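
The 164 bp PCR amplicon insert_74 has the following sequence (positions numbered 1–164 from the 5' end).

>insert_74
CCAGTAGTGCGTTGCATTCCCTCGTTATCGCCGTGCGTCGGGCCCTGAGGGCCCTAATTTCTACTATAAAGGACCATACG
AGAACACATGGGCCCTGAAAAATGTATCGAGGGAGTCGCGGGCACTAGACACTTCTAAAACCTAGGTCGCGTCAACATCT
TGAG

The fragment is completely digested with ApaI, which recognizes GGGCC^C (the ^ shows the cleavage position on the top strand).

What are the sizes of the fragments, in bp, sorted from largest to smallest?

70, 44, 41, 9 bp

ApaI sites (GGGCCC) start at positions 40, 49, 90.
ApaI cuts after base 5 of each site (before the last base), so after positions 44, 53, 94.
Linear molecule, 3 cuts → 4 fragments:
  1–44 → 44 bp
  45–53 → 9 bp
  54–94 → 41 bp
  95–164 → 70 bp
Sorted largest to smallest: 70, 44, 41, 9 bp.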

************

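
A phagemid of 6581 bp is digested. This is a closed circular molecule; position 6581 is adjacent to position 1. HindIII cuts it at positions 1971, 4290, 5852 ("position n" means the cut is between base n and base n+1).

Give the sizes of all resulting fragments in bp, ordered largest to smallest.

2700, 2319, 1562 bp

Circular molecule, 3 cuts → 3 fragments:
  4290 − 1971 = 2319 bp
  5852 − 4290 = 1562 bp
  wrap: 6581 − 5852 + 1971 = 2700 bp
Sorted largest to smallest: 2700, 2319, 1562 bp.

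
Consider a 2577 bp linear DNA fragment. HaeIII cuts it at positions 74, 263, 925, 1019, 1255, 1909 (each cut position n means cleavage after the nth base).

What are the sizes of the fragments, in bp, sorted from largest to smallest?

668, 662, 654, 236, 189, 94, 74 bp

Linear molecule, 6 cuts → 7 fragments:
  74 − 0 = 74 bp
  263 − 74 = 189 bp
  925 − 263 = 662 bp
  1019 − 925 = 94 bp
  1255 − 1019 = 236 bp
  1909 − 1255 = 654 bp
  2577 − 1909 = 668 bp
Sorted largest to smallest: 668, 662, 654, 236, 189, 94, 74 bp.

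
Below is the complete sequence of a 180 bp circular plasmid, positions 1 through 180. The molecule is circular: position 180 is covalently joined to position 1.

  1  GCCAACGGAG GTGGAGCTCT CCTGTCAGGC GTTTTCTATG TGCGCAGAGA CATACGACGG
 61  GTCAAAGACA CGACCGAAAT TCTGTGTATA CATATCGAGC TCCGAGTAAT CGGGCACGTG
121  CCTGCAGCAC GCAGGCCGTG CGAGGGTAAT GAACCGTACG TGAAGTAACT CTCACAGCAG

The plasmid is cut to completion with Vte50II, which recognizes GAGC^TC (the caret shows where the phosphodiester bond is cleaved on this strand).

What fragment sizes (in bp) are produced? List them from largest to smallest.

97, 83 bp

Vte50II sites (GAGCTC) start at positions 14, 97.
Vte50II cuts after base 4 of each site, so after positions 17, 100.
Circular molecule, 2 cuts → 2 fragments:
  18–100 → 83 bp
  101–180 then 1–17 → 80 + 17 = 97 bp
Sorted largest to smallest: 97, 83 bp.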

************

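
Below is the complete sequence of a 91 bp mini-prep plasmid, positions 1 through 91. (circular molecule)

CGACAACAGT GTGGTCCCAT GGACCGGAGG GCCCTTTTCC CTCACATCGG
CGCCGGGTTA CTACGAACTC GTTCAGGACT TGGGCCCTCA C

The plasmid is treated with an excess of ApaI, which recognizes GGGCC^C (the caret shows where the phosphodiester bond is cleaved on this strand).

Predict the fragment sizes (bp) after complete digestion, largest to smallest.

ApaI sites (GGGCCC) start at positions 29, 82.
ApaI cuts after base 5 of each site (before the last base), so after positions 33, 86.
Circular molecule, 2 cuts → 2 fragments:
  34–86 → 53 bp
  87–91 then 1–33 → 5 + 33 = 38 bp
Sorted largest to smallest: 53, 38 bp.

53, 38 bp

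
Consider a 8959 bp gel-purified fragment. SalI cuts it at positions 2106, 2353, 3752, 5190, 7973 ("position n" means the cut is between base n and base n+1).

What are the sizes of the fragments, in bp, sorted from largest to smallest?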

************

◆ TASK PROMPT ◆
Look above for the line holding "CATATCGAGC TCCGAGTAAT CGGGCACGTG", then set down exactly that line and every line after it up to and including the line holding "The plasmid is cut", with nothing else.

◆ RESPONSE TO THE TASK ◆
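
 61  GTCAAAGACA CGACCGAAAT TCTGTGTATA CATATCGAGC TCCGAGTAAT CGGGCACGTG
121  CCTGCAGCAC GCAGGCCGTG CGAGGGTAAT GAACCGTACG TGAAGTAACT CTCACAGCAG

The plasmid is cut to completion with Vte50II, which recognizes GAGC^TC (the caret shows where the phosphodiester bond is cleaved on this strand).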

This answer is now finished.